> [DESCRIPTION OF THE TASK] Exactly the lines from the start of the data through the line containing "Positions are numbered 1 to 31" should be output, with both ends kept and nothing added.

---------- DATA EXCERPTS ----------

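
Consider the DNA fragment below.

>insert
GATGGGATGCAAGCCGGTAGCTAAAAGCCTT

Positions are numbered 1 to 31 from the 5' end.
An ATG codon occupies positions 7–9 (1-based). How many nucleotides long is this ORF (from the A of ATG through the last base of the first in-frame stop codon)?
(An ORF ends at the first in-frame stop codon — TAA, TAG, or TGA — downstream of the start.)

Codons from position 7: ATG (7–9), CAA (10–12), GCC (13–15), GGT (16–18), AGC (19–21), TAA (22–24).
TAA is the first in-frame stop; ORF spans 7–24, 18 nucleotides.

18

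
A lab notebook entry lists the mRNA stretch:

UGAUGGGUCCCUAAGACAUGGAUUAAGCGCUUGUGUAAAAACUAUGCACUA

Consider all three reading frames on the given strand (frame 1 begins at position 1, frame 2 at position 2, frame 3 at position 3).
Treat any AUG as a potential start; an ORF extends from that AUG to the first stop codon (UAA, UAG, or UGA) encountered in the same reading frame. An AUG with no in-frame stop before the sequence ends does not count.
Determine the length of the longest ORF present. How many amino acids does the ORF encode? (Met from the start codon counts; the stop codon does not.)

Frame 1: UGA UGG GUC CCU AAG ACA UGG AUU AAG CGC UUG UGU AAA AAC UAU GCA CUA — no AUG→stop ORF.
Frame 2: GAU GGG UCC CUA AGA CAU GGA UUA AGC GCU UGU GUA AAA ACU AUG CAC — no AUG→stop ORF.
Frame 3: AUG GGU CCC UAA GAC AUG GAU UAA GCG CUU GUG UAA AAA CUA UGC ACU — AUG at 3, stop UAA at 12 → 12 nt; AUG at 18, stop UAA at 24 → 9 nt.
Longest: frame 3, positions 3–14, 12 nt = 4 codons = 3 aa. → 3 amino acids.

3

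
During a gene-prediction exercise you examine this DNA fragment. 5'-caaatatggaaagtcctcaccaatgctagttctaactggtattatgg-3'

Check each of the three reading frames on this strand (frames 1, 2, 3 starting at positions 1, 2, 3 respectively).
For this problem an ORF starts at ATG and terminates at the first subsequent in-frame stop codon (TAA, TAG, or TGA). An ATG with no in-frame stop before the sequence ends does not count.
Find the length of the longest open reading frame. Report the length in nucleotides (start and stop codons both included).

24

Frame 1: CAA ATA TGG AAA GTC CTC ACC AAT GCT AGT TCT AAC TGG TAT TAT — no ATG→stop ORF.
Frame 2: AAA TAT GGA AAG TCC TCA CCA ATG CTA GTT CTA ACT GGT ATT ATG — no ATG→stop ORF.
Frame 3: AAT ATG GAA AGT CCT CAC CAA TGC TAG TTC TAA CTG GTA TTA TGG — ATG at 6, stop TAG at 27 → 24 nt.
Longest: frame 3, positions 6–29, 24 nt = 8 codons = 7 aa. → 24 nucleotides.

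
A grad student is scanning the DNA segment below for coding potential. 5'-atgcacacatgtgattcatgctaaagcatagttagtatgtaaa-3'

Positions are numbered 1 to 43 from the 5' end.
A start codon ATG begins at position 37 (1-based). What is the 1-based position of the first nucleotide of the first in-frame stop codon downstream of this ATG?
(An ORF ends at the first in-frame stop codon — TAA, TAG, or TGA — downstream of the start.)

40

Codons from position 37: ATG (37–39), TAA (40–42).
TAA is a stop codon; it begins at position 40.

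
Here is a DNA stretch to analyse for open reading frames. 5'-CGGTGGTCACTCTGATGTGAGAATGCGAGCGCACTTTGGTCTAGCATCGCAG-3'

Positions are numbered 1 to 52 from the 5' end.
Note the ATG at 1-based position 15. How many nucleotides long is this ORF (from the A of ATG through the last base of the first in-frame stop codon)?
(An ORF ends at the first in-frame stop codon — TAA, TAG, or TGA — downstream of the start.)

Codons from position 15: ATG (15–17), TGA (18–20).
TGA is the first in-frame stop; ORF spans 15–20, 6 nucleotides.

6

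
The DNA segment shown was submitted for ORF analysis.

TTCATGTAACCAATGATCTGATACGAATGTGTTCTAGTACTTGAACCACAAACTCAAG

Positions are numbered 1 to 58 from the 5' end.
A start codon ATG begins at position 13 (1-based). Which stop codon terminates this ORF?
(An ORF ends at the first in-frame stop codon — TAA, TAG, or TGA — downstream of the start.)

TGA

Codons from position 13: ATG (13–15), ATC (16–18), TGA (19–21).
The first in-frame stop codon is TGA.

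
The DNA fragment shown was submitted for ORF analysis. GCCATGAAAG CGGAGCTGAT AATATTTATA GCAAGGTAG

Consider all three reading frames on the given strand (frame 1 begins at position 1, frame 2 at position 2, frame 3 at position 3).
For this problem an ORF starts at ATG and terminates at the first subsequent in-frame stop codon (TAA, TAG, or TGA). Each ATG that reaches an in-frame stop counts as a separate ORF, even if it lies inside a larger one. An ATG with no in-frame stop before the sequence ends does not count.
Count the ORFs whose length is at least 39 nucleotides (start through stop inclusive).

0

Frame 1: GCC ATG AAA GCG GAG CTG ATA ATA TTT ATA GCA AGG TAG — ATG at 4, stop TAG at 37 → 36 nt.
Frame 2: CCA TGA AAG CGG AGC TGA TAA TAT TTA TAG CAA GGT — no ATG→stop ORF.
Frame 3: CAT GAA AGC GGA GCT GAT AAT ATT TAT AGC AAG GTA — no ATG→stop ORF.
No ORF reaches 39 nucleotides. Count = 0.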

----------

> [OUTPUT OF THE TASK]
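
Consider the DNA fragment below.

>insert
GATGGGATGCAAGCCGGTAGCTAAAAGCCTT

Positions are numbered 1 to 31 from the 5' end.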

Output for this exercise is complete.